_RECORDS FOR THE TASK:_

*-*-*

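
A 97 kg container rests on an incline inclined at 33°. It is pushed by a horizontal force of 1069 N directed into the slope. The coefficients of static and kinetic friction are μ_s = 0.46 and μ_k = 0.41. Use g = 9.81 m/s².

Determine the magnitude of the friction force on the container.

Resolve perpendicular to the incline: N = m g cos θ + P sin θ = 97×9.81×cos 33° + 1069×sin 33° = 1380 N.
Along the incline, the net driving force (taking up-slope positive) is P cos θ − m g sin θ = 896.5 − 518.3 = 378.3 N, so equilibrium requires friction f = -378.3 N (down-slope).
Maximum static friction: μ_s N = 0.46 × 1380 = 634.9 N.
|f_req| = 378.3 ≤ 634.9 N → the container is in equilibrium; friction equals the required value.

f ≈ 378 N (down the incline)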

*-*-*

_EXERCISE REQUIREMENTS:_
Restate every entry above word for word.

_TASK ANSWER:_
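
A 97 kg container rests on an incline inclined at 33°. It is pushed by a horizontal force of 1069 N directed into the slope. The coefficients of static and kinetic friction are μ_s = 0.46 and μ_k = 0.41. Use g = 9.81 m/s².

Determine the magnitude of the friction force on the container.

Resolve perpendicular to the incline: N = m g cos θ + P sin θ = 97×9.81×cos 33° + 1069×sin 33° = 1380 N.
Along the incline, the net driving force (taking up-slope positive) is P cos θ − m g sin θ = 896.5 − 518.3 = 378.3 N, so equilibrium requires friction f = -378.3 N (down-slope).
Maximum static friction: μ_s N = 0.46 × 1380 = 634.9 N.
|f_req| = 378.3 ≤ 634.9 N → the container is in equilibrium; friction equals the required value.

f ≈ 378 N (down the incline)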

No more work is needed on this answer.